▶ _Exercise_: Across the whole listing, copy out every line that includes the string "counts".

▶ _Supplied entries_:

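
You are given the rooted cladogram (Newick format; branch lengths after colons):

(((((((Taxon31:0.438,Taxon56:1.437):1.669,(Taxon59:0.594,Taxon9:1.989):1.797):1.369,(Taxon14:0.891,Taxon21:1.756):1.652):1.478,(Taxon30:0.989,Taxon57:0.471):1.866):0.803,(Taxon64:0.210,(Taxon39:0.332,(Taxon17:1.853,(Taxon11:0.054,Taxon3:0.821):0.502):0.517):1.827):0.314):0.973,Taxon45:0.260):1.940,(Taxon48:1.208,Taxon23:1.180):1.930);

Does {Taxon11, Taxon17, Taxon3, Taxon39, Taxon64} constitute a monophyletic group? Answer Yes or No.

The most recent common ancestor of these taxa subtends (Taxon64,(Taxon39,(Taxon17,(Taxon11,Taxon3)))).
That clade has exactly 5 tips — every listed taxon and nothing else — so the group is monophyletic.

Yes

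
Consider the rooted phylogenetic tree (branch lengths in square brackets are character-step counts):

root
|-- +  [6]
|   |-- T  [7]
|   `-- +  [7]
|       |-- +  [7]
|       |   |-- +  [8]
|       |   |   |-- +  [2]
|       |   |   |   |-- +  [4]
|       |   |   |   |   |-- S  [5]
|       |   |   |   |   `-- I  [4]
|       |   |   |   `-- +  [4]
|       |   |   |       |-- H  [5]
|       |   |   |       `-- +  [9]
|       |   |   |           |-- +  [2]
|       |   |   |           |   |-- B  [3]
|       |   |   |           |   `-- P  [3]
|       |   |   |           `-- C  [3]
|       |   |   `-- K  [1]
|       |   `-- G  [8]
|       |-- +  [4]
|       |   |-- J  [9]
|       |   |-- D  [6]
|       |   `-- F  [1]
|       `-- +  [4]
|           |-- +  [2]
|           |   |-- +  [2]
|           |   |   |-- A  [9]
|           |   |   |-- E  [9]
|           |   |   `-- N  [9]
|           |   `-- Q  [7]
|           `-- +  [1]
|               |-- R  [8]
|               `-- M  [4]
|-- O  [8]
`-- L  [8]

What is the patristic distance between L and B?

56

The path runs L → … → MRCA → … → B; the MRCA is the root of the tree.
Branch lengths along that path: 8 + 6 + 7 + 7 + 8 + 2 + 4 + 9 + 2 + 3 = 56.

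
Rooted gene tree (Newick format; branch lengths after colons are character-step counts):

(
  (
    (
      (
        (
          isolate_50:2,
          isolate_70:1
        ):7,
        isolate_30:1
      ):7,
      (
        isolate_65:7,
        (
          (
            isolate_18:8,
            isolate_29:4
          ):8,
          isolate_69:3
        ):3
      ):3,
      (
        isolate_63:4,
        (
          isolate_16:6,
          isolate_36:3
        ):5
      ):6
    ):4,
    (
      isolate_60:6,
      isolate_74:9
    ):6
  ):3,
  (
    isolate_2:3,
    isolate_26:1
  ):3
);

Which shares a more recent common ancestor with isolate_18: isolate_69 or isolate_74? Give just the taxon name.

isolate_69

The MRCA of isolate_18 and isolate_69 subtends ((isolate_18,isolate_29),isolate_69) (3 taxa).
The MRCA of isolate_18 and isolate_74 subtends ((((isolate_50,isolate_70),isolate_30),(isolate_65,((isolate_18,isolate_29),isolate_69)),(isolate_63,(isolate_16,isolate_36))),(isolate_60,isolate_74)) (12 taxa).
The first is nested inside the second, so isolate_18 shares a more recent common ancestor with isolate_69.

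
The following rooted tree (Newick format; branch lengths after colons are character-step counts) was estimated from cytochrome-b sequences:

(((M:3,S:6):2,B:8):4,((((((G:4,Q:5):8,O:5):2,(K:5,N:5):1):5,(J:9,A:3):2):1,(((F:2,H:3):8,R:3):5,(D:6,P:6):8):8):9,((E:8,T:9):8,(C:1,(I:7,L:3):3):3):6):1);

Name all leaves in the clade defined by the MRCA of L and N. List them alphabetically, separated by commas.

Tracing L: it sits inside (I,L).
Tracing N: it sits inside (K,N).
The smallest clade enclosing both is ((((((G,Q),O),(K,N)),(J,A)),(((F,H),R),(D,P))),((E,T),(C,(I,L)))); the answer is its 17 terminal taxa in alphabetical order.

A, C, D, E, F, G, H, I, J, K, L, N, O, P, Q, R, T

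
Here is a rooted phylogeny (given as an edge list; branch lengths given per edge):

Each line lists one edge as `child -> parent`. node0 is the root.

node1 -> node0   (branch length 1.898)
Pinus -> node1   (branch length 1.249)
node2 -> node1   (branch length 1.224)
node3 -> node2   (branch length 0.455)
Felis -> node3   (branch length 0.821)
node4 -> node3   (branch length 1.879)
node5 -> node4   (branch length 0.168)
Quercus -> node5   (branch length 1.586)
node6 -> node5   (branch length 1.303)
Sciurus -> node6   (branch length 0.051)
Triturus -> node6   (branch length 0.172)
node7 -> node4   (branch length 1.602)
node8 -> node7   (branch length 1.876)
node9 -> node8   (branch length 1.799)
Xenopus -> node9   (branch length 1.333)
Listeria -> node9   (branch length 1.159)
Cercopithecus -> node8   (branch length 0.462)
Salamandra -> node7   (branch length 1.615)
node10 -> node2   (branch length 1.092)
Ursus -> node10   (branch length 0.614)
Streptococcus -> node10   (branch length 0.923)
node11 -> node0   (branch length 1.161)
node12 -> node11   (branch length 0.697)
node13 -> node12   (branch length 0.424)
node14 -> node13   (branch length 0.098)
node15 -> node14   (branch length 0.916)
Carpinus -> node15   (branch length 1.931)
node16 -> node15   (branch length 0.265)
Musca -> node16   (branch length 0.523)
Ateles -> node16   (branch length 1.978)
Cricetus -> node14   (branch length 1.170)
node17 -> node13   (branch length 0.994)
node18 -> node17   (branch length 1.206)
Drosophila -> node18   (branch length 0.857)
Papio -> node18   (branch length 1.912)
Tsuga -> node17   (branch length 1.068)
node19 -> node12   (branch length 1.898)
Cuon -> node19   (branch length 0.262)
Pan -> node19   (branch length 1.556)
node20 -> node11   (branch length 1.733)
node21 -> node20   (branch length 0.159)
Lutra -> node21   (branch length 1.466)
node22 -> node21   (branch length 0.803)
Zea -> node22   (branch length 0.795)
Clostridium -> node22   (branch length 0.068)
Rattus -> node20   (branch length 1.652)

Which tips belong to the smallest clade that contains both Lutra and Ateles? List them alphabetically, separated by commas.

Ateles, Carpinus, Clostridium, Cricetus, Cuon, Drosophila, Lutra, Musca, Pan, Papio, Rattus, Tsuga, Zea

Tracing Lutra: it sits inside (Lutra,(Zea,Clostridium)).
Tracing Ateles: it sits inside (Musca,Ateles).
The smallest clade enclosing both is (((((Carpinus,(Musca,Ateles)),Cricetus),((Drosophila,Papio),Tsuga)),(Cuon,Pan)),((Lutra,(Zea,Clostridium)),Rattus)); the answer is its 13 terminal taxa in alphabetical order.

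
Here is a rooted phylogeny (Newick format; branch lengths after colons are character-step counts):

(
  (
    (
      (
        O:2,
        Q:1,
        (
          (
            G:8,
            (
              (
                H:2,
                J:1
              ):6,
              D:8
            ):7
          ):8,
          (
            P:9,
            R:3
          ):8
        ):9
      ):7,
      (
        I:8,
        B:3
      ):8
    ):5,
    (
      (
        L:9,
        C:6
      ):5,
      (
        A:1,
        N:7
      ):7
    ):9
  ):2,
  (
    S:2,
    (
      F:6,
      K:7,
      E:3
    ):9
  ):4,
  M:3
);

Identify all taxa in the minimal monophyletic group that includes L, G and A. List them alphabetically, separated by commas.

Tracing L: it sits inside (L,C).
Tracing G: it sits inside (G,((H,J),D)).
Tracing A: it sits inside (A,N).
The smallest clade enclosing all 3 is (((O,Q,((G,((H,J),D)),(P,R))),(I,B)),((L,C),(A,N))); the answer is its 14 terminal taxa in alphabetical order.

A, B, C, D, G, H, I, J, L, N, O, P, Q, R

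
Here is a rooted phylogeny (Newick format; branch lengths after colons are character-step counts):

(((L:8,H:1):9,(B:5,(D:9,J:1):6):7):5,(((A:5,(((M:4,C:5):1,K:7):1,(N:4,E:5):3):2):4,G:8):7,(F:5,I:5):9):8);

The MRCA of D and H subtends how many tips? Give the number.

5

The MRCA of D and H is the node subtending ((L,H),(B,(D,J))).
That clade contains 5 terminal taxa: B, D, H, J, L.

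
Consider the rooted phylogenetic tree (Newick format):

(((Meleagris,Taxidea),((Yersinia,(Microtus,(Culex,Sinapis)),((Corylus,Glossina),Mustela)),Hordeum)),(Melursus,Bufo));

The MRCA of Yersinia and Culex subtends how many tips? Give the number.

7

The MRCA of Yersinia and Culex is the node subtending (Yersinia,(Microtus,(Culex,Sinapis)),((Corylus,Glossina),Mustela)).
That clade contains 7 terminal taxa: Corylus, Culex, Glossina, Microtus, Mustela, Sinapis, Yersinia.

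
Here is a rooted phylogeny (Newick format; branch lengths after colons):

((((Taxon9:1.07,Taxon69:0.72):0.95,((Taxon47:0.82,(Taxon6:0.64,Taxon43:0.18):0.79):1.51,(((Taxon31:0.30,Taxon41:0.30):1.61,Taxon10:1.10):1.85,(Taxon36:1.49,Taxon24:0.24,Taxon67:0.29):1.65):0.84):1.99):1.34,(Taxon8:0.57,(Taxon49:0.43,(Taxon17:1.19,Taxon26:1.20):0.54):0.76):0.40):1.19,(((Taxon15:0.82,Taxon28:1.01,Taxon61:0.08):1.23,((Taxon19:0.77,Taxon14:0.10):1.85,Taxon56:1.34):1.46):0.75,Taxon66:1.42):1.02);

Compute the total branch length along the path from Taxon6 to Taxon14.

12.64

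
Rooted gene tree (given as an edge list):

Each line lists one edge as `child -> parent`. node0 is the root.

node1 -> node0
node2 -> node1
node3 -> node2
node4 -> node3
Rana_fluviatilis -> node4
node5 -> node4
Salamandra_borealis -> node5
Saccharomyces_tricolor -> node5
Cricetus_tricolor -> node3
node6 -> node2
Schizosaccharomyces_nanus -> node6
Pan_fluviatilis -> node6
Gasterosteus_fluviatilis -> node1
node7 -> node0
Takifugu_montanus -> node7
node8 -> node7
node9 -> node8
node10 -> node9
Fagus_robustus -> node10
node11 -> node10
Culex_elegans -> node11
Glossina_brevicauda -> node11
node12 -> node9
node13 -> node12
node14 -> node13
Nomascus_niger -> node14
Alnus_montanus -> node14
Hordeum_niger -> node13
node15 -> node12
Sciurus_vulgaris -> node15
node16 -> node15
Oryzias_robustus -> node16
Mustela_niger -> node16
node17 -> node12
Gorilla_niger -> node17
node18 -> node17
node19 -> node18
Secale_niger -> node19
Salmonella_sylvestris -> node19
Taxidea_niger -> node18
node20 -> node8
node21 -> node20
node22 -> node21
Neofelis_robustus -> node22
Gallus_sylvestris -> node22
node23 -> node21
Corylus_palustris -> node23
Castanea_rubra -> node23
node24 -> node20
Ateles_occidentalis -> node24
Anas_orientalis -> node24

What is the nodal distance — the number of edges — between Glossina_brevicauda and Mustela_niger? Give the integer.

The MRCA of Glossina_brevicauda and Mustela_niger is the node subtending ((Fagus_robustus,(Culex_elegans,Glossina_brevicauda)),(((Nomascus_niger,Alnus_montanus),Hordeum_niger),(Sciurus_vulgaris,(Oryzias_robustus,Mustela_niger)),(Gorilla_niger,((Secale_niger,Salmonella_sylvestris),Taxidea_niger)))).
From Glossina_brevicauda up to that node: 3 branches. From Mustela_niger up to the same node: 4 branches. Total: 3 + 4 = 7.

7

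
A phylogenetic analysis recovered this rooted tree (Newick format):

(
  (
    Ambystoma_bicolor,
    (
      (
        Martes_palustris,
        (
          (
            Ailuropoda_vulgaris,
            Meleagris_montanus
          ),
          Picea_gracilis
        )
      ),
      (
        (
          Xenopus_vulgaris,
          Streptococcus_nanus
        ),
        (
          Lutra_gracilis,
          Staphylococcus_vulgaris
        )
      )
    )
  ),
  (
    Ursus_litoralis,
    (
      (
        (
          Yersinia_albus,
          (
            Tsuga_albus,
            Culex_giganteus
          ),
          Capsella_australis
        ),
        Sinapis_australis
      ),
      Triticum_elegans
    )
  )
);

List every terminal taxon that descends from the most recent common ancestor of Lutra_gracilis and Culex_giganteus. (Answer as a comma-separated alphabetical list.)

Tracing Lutra_gracilis: it sits inside (Lutra_gracilis,Staphylococcus_vulgaris).
Tracing Culex_giganteus: it sits inside (Tsuga_albus,Culex_giganteus).
The smallest clade enclosing both is the whole tree (their MRCA is the root), so the answer is all 16 tips in alphabetical order.

Ailuropoda_vulgaris, Ambystoma_bicolor, Capsella_australis, Culex_giganteus, Lutra_gracilis, Martes_palustris, Meleagris_montanus, Picea_gracilis, Sinapis_australis, Staphylococcus_vulgaris, Streptococcus_nanus, Triticum_elegans, Tsuga_albus, Ursus_litoralis, Xenopus_vulgaris, Yersinia_albus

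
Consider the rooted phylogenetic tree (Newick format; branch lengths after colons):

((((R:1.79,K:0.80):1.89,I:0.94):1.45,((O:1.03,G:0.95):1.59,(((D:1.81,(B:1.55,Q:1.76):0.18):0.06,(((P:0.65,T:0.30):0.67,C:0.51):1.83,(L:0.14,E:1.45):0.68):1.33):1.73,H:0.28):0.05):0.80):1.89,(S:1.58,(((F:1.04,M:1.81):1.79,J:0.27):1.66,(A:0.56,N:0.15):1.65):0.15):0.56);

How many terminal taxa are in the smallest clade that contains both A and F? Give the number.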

▶ _Answer section_:
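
Consider the rooted phylogenetic tree (branch lengths in square brackets are character-step counts):
Rooted gene tree (Newick format; branch lengths after colons are character-step counts):
The following rooted tree (Newick format; branch lengths after colons are character-step counts) was estimated from cytochrome-b sequences:
Here is a rooted phylogeny (Newick format; branch lengths after colons are character-step counts):
Here is a rooted phylogeny (Newick format; branch lengths after colons are character-step counts):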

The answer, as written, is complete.